**WHAT IS EXPECTED**
Identify the line in which "Determine the asymptotic of I(n) = ∫_0^∞" appears, then reproduce that line and all remaining lines of the records word for word.

(Saved entries)
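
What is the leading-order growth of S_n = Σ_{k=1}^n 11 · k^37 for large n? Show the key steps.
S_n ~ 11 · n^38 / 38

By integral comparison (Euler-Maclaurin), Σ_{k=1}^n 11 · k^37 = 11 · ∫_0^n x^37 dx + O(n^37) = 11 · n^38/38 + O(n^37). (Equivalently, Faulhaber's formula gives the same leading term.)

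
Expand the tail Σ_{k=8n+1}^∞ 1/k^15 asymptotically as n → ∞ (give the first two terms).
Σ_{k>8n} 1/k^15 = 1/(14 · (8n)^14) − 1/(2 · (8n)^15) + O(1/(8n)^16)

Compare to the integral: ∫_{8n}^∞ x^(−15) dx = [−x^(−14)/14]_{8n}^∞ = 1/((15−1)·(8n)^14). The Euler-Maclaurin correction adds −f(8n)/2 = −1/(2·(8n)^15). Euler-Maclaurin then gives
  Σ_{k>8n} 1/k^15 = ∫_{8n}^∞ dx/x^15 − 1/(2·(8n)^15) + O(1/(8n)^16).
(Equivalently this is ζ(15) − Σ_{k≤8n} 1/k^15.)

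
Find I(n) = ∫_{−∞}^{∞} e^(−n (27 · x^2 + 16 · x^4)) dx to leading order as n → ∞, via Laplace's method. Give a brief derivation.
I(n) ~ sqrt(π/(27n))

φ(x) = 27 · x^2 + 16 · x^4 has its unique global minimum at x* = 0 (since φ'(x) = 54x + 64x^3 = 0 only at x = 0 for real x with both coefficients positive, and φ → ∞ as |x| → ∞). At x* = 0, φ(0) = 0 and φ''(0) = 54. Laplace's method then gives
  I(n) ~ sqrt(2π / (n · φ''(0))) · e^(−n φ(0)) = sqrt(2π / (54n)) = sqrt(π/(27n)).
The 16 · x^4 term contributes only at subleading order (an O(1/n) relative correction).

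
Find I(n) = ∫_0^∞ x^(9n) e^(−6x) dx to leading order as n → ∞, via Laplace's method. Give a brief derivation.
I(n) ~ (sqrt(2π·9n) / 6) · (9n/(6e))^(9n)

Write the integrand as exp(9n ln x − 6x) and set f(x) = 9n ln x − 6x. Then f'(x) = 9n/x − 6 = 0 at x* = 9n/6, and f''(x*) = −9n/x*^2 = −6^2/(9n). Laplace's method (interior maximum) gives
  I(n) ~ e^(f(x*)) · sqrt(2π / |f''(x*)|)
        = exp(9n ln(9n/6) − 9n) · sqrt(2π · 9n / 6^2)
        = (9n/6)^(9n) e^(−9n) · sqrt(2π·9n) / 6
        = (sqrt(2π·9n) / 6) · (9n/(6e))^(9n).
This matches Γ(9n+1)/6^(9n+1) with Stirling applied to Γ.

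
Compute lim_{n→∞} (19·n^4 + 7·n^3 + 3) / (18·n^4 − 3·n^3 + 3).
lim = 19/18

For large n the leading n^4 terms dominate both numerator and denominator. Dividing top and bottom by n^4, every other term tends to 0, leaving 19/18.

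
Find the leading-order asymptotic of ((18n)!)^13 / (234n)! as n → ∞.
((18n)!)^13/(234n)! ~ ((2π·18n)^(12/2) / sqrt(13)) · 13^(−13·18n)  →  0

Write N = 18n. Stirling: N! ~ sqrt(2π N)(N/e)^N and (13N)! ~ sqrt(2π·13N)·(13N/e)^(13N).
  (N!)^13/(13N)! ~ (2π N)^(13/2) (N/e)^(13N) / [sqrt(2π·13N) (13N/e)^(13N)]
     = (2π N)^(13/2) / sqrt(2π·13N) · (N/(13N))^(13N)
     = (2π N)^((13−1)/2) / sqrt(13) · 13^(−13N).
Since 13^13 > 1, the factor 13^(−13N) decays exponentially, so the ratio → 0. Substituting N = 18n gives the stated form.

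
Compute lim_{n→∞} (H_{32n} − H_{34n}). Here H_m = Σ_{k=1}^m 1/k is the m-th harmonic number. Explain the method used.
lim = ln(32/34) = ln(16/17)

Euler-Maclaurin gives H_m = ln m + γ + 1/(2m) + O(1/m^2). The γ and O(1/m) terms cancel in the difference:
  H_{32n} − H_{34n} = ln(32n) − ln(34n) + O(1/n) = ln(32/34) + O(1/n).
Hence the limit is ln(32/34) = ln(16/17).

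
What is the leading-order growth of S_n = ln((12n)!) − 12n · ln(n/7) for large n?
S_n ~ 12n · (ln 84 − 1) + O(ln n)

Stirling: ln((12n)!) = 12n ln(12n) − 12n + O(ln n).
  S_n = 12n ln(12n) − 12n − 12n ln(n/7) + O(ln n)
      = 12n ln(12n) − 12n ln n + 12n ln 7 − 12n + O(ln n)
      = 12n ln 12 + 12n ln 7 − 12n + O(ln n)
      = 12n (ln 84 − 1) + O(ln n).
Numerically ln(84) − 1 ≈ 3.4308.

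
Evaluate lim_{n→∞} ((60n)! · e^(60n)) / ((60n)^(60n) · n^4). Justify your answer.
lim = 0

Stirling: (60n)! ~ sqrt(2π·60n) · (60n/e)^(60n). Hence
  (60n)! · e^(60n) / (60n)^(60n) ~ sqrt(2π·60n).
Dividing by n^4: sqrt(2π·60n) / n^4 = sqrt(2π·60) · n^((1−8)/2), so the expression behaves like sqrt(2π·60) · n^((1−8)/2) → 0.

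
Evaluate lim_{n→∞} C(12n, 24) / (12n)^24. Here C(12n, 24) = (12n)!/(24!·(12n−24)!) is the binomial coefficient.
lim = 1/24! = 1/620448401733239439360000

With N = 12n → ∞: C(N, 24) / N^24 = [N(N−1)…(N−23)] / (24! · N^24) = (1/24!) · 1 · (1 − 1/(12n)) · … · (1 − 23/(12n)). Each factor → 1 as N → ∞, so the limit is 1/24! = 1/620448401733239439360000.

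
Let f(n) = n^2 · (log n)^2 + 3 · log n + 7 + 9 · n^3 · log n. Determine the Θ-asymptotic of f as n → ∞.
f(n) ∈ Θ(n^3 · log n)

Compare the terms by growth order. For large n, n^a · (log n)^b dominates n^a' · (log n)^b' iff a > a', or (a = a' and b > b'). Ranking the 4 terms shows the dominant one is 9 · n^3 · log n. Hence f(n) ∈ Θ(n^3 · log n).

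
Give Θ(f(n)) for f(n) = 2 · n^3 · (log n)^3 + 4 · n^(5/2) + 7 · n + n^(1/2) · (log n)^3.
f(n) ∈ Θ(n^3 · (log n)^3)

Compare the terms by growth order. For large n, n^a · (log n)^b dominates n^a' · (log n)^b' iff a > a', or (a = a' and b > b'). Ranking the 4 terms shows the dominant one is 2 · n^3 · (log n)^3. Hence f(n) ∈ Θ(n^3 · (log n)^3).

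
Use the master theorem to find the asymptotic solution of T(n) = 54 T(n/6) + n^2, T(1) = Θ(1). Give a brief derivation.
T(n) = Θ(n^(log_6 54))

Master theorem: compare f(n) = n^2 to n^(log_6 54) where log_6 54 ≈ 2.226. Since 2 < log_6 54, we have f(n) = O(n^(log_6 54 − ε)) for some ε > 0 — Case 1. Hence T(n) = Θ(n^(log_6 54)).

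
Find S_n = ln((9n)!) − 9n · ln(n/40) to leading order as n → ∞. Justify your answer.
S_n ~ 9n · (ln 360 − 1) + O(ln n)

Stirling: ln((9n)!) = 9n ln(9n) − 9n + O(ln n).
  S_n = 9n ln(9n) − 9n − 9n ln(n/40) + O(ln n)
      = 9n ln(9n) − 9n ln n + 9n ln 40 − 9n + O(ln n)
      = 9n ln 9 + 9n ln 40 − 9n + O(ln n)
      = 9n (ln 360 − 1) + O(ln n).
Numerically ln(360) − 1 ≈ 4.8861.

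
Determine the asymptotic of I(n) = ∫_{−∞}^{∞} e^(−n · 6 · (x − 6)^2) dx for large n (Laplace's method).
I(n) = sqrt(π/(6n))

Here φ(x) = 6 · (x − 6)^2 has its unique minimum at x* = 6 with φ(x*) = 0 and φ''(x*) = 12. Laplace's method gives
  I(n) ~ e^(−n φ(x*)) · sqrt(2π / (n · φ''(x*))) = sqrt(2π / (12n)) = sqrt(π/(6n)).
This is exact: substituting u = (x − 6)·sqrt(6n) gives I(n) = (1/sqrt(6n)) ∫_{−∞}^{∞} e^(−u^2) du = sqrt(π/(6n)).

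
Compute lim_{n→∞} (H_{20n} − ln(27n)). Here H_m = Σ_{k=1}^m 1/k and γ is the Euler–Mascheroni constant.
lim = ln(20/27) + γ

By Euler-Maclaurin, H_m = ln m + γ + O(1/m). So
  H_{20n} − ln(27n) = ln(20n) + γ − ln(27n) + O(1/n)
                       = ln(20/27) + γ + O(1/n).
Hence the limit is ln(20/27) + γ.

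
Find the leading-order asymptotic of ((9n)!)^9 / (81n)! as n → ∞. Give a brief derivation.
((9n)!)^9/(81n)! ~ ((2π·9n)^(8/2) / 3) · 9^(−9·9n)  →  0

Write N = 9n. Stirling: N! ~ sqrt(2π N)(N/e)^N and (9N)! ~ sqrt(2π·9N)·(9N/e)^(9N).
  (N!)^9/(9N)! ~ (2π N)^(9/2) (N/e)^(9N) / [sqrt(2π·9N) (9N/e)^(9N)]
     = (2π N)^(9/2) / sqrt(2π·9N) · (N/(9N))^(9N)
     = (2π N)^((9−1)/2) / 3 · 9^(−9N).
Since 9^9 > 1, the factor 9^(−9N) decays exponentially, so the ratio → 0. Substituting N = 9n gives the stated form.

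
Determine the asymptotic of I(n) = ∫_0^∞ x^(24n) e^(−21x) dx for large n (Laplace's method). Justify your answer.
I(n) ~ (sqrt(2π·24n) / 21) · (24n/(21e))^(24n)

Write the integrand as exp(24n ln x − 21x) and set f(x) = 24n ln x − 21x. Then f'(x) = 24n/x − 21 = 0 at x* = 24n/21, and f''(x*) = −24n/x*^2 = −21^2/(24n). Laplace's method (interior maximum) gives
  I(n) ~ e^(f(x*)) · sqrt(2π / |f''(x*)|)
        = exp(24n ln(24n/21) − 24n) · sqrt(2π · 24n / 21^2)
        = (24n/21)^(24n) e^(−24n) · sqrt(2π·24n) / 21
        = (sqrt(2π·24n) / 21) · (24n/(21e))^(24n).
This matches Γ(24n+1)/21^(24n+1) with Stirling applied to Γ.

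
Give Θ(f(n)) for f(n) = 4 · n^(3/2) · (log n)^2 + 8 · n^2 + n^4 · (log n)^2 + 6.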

**YOUR RESPONSE**
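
Determine the asymptotic of I(n) = ∫_0^∞ x^(24n) e^(−21x) dx for large n (Laplace's method). Justify your answer.
I(n) ~ (sqrt(2π·24n) / 21) · (24n/(21e))^(24n)

Write the integrand as exp(24n ln x − 21x) and set f(x) = 24n ln x − 21x. Then f'(x) = 24n/x − 21 = 0 at x* = 24n/21, and f''(x*) = −24n/x*^2 = −21^2/(24n). Laplace's method (interior maximum) gives
  I(n) ~ e^(f(x*)) · sqrt(2π / |f''(x*)|)
        = exp(24n ln(24n/21) − 24n) · sqrt(2π · 24n / 21^2)
        = (24n/21)^(24n) e^(−24n) · sqrt(2π·24n) / 21
        = (sqrt(2π·24n) / 21) · (24n/(21e))^(24n).
This matches Γ(24n+1)/21^(24n+1) with Stirling applied to Γ.

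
Give Θ(f(n)) for f(n) = 4 · n^(3/2) · (log n)^2 + 8 · n^2 + n^4 · (log n)^2 + 6.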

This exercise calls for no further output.